**Assignment**
Once the line containing "Given m = 2, n" is found in the entries below, restate it and each following line word for word, stopping after the line containing "B. (p + q)³ = p³ + q³".
--- Input material Enclosed Below ---
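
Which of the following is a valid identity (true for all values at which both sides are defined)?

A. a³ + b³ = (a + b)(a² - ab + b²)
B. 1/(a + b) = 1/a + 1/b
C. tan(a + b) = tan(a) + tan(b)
A: holds — e.g. at (5, 8), both sides equal 637.
B: fails at (4, 5) — LHS = 1/9, RHS = 9/20.
C: fails at (1, 4) — LHS = tan(5) ≈ -3.381, RHS = tan(4) + tan(1) ≈ 2.715.

Answer: A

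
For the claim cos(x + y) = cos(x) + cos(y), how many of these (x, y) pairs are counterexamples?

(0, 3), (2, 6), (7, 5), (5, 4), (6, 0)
Testing each pair:
(0, 3): LHS = cos(3) ≈ -0.99, RHS = cos(3) + 1 ≈ 0.01001 → counterexample
(2, 6): LHS = cos(8) ≈ -0.1455, RHS = cos(2) + cos(6) ≈ 0.544 → counterexample
(7, 5): LHS = cos(12) ≈ 0.8439, RHS = cos(5) + cos(7) ≈ 1.038 → counterexample
(5, 4): LHS = cos(9) ≈ -0.9111, RHS = cos(4) + cos(5) ≈ -0.37 → counterexample
(6, 0): LHS = cos(6) ≈ 0.9602, RHS = cos(6) + 1 ≈ 1.96 → counterexample

That makes 5 counterexamples.

Answer: 5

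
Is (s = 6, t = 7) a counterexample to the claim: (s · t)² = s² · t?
Yes

Substituting s = 6, t = 7:
LHS = (6 · 7)² = 1764
RHS = 6² · 7 = 252

Since LHS ≠ RHS, this pair disproves the claim.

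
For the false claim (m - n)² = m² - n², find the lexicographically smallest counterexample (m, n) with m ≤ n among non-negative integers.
At (0, 0): both sides equal 0, so it holds there.

Substituting (0, 1) into the claim:
LHS = (0 - 1)² = 1
RHS = 0² - 1² = -1

Since LHS ≠ RHS, this pair disproves the claim, and no lexicographically smaller pair (m ≤ n, non-negative integers) does.

For instance (1, 2) is also a counterexample (LHS = 1, RHS = -3), but it's lexicographically larger.

Answer: (m, n) = (0, 1)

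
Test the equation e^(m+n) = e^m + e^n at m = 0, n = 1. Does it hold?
Substituting m = 0, n = 1:

LHS = e^(0+1) = e ≈ 2.718
RHS = e^0 + e^1 = 1 + e ≈ 3.718

LHS ≠ RHS, so the equation does not hold at this point.

Answer: Fails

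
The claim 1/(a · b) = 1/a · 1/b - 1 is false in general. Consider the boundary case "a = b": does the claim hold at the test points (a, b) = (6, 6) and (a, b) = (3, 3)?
No, fails at both test points

At (6, 6): LHS = 1/36 ≠ RHS = -35/36
At (3, 3): LHS = 1/9 ≠ RHS = -8/9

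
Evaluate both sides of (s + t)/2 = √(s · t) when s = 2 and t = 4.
LHS = (2 + 4)/2 = 3
RHS = √(2 · 4) = 2·√(2) ≈ 2.828

LHS ≠ RHS (they differ by about 0.1716), so the equation does not hold here.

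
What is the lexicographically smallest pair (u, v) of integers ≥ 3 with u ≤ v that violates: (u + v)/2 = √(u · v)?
Substituting (3, 4) into the claim:
LHS = (3 + 4)/2 = 7/2
RHS = √(3 · 4) = 2·√(3) ≈ 3.464

Since LHS ≠ RHS, this pair disproves the claim, and no lexicographically smaller pair (u ≤ v, integers ≥ 3) does.

For instance (3, 9) is also a counterexample (LHS = 6, RHS = 3·√(3) ≈ 5.196), but it's lexicographically larger.

Answer: (u, v) = (3, 4)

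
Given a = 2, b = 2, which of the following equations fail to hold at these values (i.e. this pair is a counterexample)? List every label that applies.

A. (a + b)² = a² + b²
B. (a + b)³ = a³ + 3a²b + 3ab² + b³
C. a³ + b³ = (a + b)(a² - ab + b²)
Evaluating each claim at the given values:
A. LHS = 16, RHS = 8 → fails here (LHS ≠ RHS)
B. LHS = 64, RHS = 64 → holds here (LHS = RHS)
C. LHS = 16, RHS = 16 → holds here (LHS = RHS)

Answer: A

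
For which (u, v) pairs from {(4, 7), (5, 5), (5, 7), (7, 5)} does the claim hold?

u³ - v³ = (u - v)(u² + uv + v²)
All pairs

Testing each pair:
(4, 7): LHS = -279, RHS = -279 → holds
(5, 5): LHS = 0, RHS = 0 → holds
(5, 7): LHS = -218, RHS = -218 → holds
(7, 5): LHS = 218, RHS = 218 → holds

Every pair satisfies the claim.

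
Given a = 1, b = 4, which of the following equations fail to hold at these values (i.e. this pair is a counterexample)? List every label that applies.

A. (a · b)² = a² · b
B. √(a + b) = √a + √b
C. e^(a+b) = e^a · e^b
A, B

Evaluating each claim at the given values:
A. LHS = 16, RHS = 4 → fails here (LHS ≠ RHS)
B. LHS = √(5) ≈ 2.236, RHS = 3 → fails here (LHS ≠ RHS)
C. LHS = e^5 ≈ 148.4, RHS = e^5 ≈ 148.4 → holds here (LHS = RHS)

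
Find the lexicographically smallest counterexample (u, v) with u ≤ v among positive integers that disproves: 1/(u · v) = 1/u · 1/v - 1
(u, v) = (1, 1)

Substituting (1, 1) into the claim:
LHS = 1/(1 · 1) = 1
RHS = 1/1 · 1/1 - 1 = 0

Since LHS ≠ RHS, this pair disproves the claim, and no lexicographically smaller pair (u ≤ v, positive integers) does.

For instance (4, 8) is also a counterexample (LHS = 1/32, RHS = -31/32), but it's lexicographically larger.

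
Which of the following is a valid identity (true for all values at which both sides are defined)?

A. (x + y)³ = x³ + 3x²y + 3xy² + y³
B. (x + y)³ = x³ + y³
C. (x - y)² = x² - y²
A

A: holds — e.g. at (3, 4), both sides equal 343.
B: fails at (5, 5) — LHS = 1000, RHS = 250.
C: fails at (2, 4) — LHS = 4, RHS = -12.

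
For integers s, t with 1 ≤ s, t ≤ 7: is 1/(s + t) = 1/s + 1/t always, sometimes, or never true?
The claim fails for every pair in the range. For instance at (s, t) = (5, 3): LHS = 1/8, RHS = 8/15.

Answer: Never true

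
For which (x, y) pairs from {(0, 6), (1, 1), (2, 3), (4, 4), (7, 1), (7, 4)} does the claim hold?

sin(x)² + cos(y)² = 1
Testing each pair:
(0, 6): LHS = cos(6)² ≈ 0.9219, RHS = 1 → fails
(1, 1): LHS = cos(1)² + sin(1)² = 1, RHS = 1 → holds
(2, 3): LHS = sin(2)² + cos(3)² ≈ 1.807, RHS = 1 → fails
(4, 4): LHS = cos(4)² + sin(4)² = 1, RHS = 1 → holds
(7, 1): LHS = cos(1)² + sin(7)² ≈ 0.7236, RHS = 1 → fails
(7, 4): LHS = cos(4)² + sin(7)² ≈ 0.8589, RHS = 1 → fails

2 of 6 pairs satisfy the claim.

Answer: (1, 1), (4, 4)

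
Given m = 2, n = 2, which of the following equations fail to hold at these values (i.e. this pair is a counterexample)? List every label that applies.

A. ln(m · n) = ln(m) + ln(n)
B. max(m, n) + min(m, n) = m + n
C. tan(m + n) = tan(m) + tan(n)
C

Evaluating each claim at the given values:
A. LHS = ln(4) ≈ 1.386, RHS = 2·ln(2) ≈ 1.386 → holds here (LHS = RHS)
B. LHS = 4, RHS = 4 → holds here (LHS = RHS)
C. LHS = tan(4) ≈ 1.158, RHS = 2·tan(2) ≈ -4.37 → fails here (LHS ≠ RHS)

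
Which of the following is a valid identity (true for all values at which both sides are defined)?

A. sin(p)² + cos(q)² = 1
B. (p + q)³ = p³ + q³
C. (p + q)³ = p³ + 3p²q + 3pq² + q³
A: fails at (0, 1) — LHS = cos(1)² ≈ 0.2919, RHS = 1.
B: fails at (2, 7) — LHS = 729, RHS = 351.
C: holds — e.g. at (1, 1), both sides equal 8.

Answer: C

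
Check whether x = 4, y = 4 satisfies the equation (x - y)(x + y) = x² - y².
Holds

Substituting x = 4, y = 4:

LHS = (4 - 4)(4 + 4) = 0
RHS = 4² - 4² = 0

LHS = RHS, so the equation holds at this point.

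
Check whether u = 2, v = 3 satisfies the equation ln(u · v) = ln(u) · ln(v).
Fails

Substituting u = 2, v = 3:

LHS = ln(2 · 3) = ln(6) ≈ 1.792
RHS = ln(2) · ln(3) ≈ 0.7615

LHS ≠ RHS, so the equation does not hold at this point.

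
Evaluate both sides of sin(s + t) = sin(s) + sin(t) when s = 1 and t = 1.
LHS = sin(1 + 1) = sin(2) ≈ 0.9093
RHS = sin(1) + sin(1) = 2·sin(1) ≈ 1.683

LHS ≠ RHS (they differ by about 0.7736), so the equation does not hold here.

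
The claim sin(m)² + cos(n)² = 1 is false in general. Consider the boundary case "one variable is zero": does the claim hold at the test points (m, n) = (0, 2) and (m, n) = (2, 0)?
At (0, 2): LHS = cos(2)² ≈ 0.1732 ≠ RHS = 1
At (2, 0): LHS = sin(2)² + 1 ≈ 1.827 ≠ RHS = 1

Answer: No, fails at both test points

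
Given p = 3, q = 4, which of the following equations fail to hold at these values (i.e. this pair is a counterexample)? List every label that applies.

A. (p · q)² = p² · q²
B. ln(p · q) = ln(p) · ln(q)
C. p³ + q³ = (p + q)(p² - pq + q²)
Evaluating each claim at the given values:
A. LHS = 144, RHS = 144 → holds here (LHS = RHS)
B. LHS = ln(12) ≈ 2.485, RHS = ln(3)·ln(4) ≈ 1.523 → fails here (LHS ≠ RHS)
C. LHS = 91, RHS = 91 → holds here (LHS = RHS)

Answer: B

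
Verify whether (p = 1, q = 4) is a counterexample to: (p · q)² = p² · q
Yes

Substituting p = 1, q = 4:
LHS = (1 · 4)² = 16
RHS = 1² · 4 = 4

Since LHS ≠ RHS, this pair disproves the claim.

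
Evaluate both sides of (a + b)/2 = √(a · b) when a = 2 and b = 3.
LHS = (2 + 3)/2 = 5/2
RHS = √(2 · 3) = √(6) ≈ 2.449

LHS ≠ RHS (they differ by about 0.05051), so the equation does not hold here.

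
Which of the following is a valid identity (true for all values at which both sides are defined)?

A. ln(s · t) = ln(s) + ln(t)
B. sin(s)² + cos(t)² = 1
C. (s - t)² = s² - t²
A

A: holds — e.g. at (4, 4), both sides equal ln(16) ≈ 2.773.
B: fails at (2, 7) — LHS = cos(7)² + sin(2)² ≈ 1.395, RHS = 1.
C: fails at (6, 7) — LHS = 1, RHS = -13.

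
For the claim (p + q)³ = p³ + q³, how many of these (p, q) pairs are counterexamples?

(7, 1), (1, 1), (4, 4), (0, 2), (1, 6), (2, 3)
5

Testing each pair:
(7, 1): LHS = 512, RHS = 344 → counterexample
(1, 1): LHS = 8, RHS = 2 → counterexample
(4, 4): LHS = 512, RHS = 128 → counterexample
(0, 2): LHS = 8, RHS = 8 → satisfies claim
(1, 6): LHS = 343, RHS = 217 → counterexample
(2, 3): LHS = 125, RHS = 35 → counterexample

That makes 5 counterexamples.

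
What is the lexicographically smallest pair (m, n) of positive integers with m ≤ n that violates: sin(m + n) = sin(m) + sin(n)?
Substituting (1, 1) into the claim:
LHS = sin(1 + 1) = sin(2) ≈ 0.9093
RHS = sin(1) + sin(1) = 2·sin(1) ≈ 1.683

Since LHS ≠ RHS, this pair disproves the claim, and no lexicographically smaller pair (m ≤ n, positive integers) does.

For instance (2, 5) is also a counterexample (LHS = sin(7) ≈ 0.657, RHS = sin(5) + sin(2) ≈ -0.04963), but it's lexicographically larger.

Answer: (m, n) = (1, 1)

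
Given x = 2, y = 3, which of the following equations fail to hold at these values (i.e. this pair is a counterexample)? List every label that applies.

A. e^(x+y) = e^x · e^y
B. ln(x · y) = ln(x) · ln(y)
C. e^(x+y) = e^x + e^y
Evaluating each claim at the given values:
A. LHS = e^5 ≈ 148.4, RHS = e^5 ≈ 148.4 → holds here (LHS = RHS)
B. LHS = ln(6) ≈ 1.792, RHS = ln(2)·ln(3) ≈ 0.7615 → fails here (LHS ≠ RHS)
C. LHS = e^5 ≈ 148.4, RHS = e^2 + e^3 ≈ 27.47 → fails here (LHS ≠ RHS)

Answer: B, C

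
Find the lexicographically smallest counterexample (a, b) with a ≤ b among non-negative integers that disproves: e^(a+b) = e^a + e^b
(a, b) = (0, 0)

Substituting (0, 0) into the claim:
LHS = e^(0+0) = 1
RHS = e^0 + e^0 = 2

Since LHS ≠ RHS, this pair disproves the claim, and no lexicographically smaller pair (a ≤ b, non-negative integers) does.

For instance (1, 6) is also a counterexample (LHS = e^7 ≈ 1097, RHS = e + e^6 ≈ 406.1), but it's lexicographically larger.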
--- End of Enclosed Input material ---
**Response below**
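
Given m = 2, n = 2, which of the following equations fail to hold at these values (i.e. this pair is a counterexample)? List every label that applies.

A. ln(m · n) = ln(m) + ln(n)
B. max(m, n) + min(m, n) = m + n
C. tan(m + n) = tan(m) + tan(n)
C

Evaluating each claim at the given values:
A. LHS = ln(4) ≈ 1.386, RHS = 2·ln(2) ≈ 1.386 → holds here (LHS = RHS)
B. LHS = 4, RHS = 4 → holds here (LHS = RHS)
C. LHS = tan(4) ≈ 1.158, RHS = 2·tan(2) ≈ -4.37 → fails here (LHS ≠ RHS)

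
Which of the following is a valid identity (true for all values at which both sides are defined)?

A. sin(p)² + cos(q)² = 1
B. (p + q)³ = p³ + q³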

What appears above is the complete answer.